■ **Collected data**
■ ■ ■
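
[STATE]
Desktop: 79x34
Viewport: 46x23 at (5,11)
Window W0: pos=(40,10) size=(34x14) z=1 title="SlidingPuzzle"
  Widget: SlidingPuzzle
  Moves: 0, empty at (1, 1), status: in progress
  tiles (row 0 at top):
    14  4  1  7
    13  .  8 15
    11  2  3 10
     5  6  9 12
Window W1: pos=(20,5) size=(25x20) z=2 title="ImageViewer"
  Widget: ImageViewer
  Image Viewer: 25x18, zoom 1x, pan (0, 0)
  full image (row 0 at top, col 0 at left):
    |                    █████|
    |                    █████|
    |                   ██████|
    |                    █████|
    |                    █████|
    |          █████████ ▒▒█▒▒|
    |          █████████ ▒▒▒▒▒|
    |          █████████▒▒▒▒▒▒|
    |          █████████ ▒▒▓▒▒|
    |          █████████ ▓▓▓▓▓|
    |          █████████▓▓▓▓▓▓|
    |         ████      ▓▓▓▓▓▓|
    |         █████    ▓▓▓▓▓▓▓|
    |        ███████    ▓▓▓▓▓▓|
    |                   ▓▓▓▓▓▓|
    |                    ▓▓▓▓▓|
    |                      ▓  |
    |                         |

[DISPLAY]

               ┃                    ███┃dingPu
               ┃                    ███┃──────
               ┃          █████████ ▒▒█┃─┬────
               ┃          █████████ ▒▒▒┃ │  4 
               ┃          █████████▒▒▒▒┃─┼────
               ┃          █████████ ▒▒▓┃ │    
               ┃          █████████ ▓▓▓┃─┼────
               ┃          █████████▓▓▓▓┃ │  2 
               ┃         ████      ▓▓▓▓┃─┼────
               ┃         █████    ▓▓▓▓▓┃ │  6 
               ┃        ███████    ▓▓▓▓┃─┴────
               ┃                   ▓▓▓▓┃s: 0  
               ┃                    ▓▓▓┃━━━━━━
               ┗━━━━━━━━━━━━━━━━━━━━━━━┛      
                                              
                                              
                                              
                                              
                                              
                                              
                                              
                                              
                                              


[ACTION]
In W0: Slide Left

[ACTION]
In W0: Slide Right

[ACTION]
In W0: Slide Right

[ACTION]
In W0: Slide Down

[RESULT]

               ┃                    ███┃dingPu
               ┃                    ███┃──────
               ┃          █████████ ▒▒█┃─┬────
               ┃          █████████ ▒▒▒┃ │  4 
               ┃          █████████▒▒▒▒┃─┼────
               ┃          █████████ ▒▒▓┃ │ 13 
               ┃          █████████ ▓▓▓┃─┼────
               ┃          █████████▓▓▓▓┃ │  2 
               ┃         ████      ▓▓▓▓┃─┼────
               ┃         █████    ▓▓▓▓▓┃ │  6 
               ┃        ███████    ▓▓▓▓┃─┴────
               ┃                   ▓▓▓▓┃s: 4  
               ┃                    ▓▓▓┃━━━━━━
               ┗━━━━━━━━━━━━━━━━━━━━━━━┛      
                                              
                                              
                                              
                                              
                                              
                                              
                                              
                                              
                                              


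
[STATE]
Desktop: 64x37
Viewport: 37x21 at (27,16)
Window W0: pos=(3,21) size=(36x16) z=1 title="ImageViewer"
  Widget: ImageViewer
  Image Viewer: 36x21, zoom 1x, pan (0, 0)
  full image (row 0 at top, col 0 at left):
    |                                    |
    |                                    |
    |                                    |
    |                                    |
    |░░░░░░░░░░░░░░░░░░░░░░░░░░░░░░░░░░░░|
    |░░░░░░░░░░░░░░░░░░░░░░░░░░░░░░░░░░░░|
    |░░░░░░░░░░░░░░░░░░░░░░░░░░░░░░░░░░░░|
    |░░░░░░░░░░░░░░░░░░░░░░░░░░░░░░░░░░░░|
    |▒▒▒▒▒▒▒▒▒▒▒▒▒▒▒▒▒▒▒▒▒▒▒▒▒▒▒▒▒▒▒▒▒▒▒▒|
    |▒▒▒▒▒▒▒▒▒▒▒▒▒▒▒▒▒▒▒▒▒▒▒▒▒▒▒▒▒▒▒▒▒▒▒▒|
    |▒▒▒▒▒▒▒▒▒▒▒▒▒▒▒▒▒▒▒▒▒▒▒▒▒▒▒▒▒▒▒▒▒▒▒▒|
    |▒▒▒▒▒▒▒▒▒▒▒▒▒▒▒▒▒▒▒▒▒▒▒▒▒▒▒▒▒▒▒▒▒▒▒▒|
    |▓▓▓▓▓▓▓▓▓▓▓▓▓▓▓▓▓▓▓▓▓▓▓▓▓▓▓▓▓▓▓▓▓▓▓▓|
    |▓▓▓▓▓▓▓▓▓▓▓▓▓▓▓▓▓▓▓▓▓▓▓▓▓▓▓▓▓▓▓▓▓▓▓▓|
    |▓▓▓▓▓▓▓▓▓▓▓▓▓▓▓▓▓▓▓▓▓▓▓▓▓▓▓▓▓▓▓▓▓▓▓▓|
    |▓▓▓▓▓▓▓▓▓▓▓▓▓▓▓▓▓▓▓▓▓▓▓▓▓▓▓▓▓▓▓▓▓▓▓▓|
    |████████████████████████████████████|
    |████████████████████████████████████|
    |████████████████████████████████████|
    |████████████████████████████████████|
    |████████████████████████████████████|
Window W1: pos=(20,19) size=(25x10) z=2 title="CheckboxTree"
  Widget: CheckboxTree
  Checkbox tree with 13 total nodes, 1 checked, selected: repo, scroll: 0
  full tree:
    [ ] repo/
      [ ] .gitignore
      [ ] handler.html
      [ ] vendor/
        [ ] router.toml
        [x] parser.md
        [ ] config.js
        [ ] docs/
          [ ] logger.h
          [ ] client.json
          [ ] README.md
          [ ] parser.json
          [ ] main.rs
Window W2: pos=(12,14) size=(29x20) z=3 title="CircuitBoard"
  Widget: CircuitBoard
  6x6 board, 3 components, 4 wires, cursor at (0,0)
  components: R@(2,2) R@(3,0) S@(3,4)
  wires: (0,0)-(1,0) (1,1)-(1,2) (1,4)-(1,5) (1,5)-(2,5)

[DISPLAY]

─────────────┨                       
             ┃                       
             ┃                       
             ┃━━━┓                   
      · ─ ·  ┃   ┃                   
          │  ┃───┨                   
          ·  ┃   ┃                   
             ┃   ┃                   
      S      ┃   ┃                   
             ┃   ┃                   
             ┃   ┃                   
             ┃   ┃                   
             ┃━━━┛                   
             ┃                       
             ┃                       
             ┃                       
             ┃                       
━━━━━━━━━━━━━┛                       
▒▒▒▒▒▒▒▒▒▒▒┃                         
▒▒▒▒▒▒▒▒▒▒▒┃                         
━━━━━━━━━━━┛                         


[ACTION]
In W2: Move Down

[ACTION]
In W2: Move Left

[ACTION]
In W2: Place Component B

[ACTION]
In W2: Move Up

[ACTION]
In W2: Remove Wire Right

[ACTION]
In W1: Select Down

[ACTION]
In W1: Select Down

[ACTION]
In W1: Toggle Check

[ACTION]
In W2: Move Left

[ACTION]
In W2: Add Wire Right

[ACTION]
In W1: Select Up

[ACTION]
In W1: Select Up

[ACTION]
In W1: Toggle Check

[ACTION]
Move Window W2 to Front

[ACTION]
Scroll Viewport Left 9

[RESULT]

──────────────────────┨              
1 2 3 4 5             ┃              
]─ ·                  ┃              
                      ┃━━━┓          
   · ─ ·       · ─ ·  ┃   ┃          
                   │  ┃───┨          
       R           ·  ┃   ┃          
                      ┃   ┃          
               S      ┃   ┃          
                      ┃   ┃          
                      ┃   ┃          
                      ┃   ┃          
                      ┃━━━┛          
r: (0,0)              ┃              
                      ┃              
                      ┃              
                      ┃              
━━━━━━━━━━━━━━━━━━━━━━┛              
▒▒▒▒▒▒▒▒▒▒▒▒▒▒▒▒▒▒▒▒┃                
▒▒▒▒▒▒▒▒▒▒▒▒▒▒▒▒▒▒▒▒┃                
━━━━━━━━━━━━━━━━━━━━┛                


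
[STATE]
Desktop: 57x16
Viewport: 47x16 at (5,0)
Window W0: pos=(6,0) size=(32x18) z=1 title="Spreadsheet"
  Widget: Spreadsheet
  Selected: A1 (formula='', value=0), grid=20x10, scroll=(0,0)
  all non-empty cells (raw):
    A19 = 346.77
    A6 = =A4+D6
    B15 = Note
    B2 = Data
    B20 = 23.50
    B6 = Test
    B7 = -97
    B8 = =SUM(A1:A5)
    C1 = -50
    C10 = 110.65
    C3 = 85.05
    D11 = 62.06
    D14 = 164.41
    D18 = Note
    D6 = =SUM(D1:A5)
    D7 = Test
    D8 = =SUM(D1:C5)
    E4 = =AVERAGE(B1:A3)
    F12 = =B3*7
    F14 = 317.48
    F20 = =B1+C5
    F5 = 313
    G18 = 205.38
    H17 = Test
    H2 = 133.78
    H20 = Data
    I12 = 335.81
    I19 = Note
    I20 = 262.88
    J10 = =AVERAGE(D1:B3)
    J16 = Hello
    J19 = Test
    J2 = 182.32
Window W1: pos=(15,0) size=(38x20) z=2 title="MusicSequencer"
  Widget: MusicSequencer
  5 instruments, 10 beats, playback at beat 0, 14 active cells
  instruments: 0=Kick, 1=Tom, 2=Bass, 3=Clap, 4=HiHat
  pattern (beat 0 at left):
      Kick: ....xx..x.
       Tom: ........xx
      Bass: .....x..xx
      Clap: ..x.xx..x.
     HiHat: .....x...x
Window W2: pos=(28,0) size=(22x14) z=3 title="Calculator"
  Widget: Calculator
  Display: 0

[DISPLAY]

 ┏━━━━━━━━┏━━━━━━━━━━━━┏━━━━━━━━━━━━━━━━━━━━┓━━
 ┃ Spreads┃ MusicSequen┃ Calculator         ┃  
 ┠────────┠────────────┠────────────────────┨──
 ┃A1:     ┃      ▼12345┃                   0┃  
 ┃       A┃  Kick····██┃┌───┬───┬───┬───┐   ┃  
 ┃--------┃   Tom······┃│ 7 │ 8 │ 9 │ ÷ │   ┃  
 ┃  1     ┃  Bass·····█┃├───┼───┼───┼───┤   ┃  
 ┃  2     ┃  Clap··█·██┃│ 4 │ 5 │ 6 │ × │   ┃  
 ┃  3     ┃ HiHat·····█┃├───┼───┼───┼───┤   ┃  
 ┃  4     ┃            ┃│ 1 │ 2 │ 3 │ - │   ┃  
 ┃  5     ┃            ┃├───┼───┼───┼───┤   ┃  
 ┃  6    3┃            ┃│ 0 │ . │ = │ + │   ┃  
 ┃  7     ┃            ┃└───┴───┴───┴───┘   ┃  
 ┃  8     ┃            ┗━━━━━━━━━━━━━━━━━━━━┛  
 ┃  9     ┃                                    
 ┃ 10     ┃                                    


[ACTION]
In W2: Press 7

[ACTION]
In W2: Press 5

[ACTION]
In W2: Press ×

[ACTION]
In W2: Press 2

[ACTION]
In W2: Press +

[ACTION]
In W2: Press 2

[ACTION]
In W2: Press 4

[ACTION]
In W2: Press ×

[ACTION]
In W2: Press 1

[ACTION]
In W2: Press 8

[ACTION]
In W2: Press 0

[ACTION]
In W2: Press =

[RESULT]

 ┏━━━━━━━━┏━━━━━━━━━━━━┏━━━━━━━━━━━━━━━━━━━━┓━━
 ┃ Spreads┃ MusicSequen┃ Calculator         ┃  
 ┠────────┠────────────┠────────────────────┨──
 ┃A1:     ┃      ▼12345┃               31320┃  
 ┃       A┃  Kick····██┃┌───┬───┬───┬───┐   ┃  
 ┃--------┃   Tom······┃│ 7 │ 8 │ 9 │ ÷ │   ┃  
 ┃  1     ┃  Bass·····█┃├───┼───┼───┼───┤   ┃  
 ┃  2     ┃  Clap··█·██┃│ 4 │ 5 │ 6 │ × │   ┃  
 ┃  3     ┃ HiHat·····█┃├───┼───┼───┼───┤   ┃  
 ┃  4     ┃            ┃│ 1 │ 2 │ 3 │ - │   ┃  
 ┃  5     ┃            ┃├───┼───┼───┼───┤   ┃  
 ┃  6    3┃            ┃│ 0 │ . │ = │ + │   ┃  
 ┃  7     ┃            ┃└───┴───┴───┴───┘   ┃  
 ┃  8     ┃            ┗━━━━━━━━━━━━━━━━━━━━┛  
 ┃  9     ┃                                    
 ┃ 10     ┃                                    


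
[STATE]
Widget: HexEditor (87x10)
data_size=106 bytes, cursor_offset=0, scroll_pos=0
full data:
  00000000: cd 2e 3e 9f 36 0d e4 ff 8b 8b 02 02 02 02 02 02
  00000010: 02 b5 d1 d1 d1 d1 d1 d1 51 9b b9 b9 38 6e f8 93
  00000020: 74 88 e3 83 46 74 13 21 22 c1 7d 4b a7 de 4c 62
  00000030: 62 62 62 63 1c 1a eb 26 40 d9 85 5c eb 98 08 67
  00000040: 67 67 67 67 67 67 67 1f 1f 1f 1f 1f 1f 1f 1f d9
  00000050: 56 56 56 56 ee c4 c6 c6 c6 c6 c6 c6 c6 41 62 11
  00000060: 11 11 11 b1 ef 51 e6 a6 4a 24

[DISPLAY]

00000000  CD 2e 3e 9f 36 0d e4 ff  8b 8b 02 02 02 02 02 02  |..>.6...........|         
00000010  02 b5 d1 d1 d1 d1 d1 d1  51 9b b9 b9 38 6e f8 93  |........Q...8n..|         
00000020  74 88 e3 83 46 74 13 21  22 c1 7d 4b a7 de 4c 62  |t...Ft.!".}K..Lb|         
00000030  62 62 62 63 1c 1a eb 26  40 d9 85 5c eb 98 08 67  |bbbc...&@..\...g|         
00000040  67 67 67 67 67 67 67 1f  1f 1f 1f 1f 1f 1f 1f d9  |ggggggg.........|         
00000050  56 56 56 56 ee c4 c6 c6  c6 c6 c6 c6 c6 41 62 11  |VVVV.........Ab.|         
00000060  11 11 11 b1 ef 51 e6 a6  4a 24                    |.....Q..J$      |         
                                                                                       
                                                                                       
                                                                                       


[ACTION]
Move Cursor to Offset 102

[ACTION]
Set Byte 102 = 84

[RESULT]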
■ ■ ■
■ **WHAT IS REQUIRED**
Taking the lines above, repeat exactly those from the line that contains "In W2: Place Component B" through the line that contains "Scroll Viewport Left 9", and both of those lines as well. Include nothing else.

■ **ANSWER FOR THIS EXERCISE**
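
In W2: Place Component B

[ACTION]
In W2: Move Up

[ACTION]
In W2: Remove Wire Right

[ACTION]
In W1: Select Down

[ACTION]
In W1: Select Down

[ACTION]
In W1: Toggle Check

[ACTION]
In W2: Move Left

[ACTION]
In W2: Add Wire Right

[ACTION]
In W1: Select Up

[ACTION]
In W1: Select Up

[ACTION]
In W1: Toggle Check

[ACTION]
Move Window W2 to Front

[ACTION]
Scroll Viewport Left 9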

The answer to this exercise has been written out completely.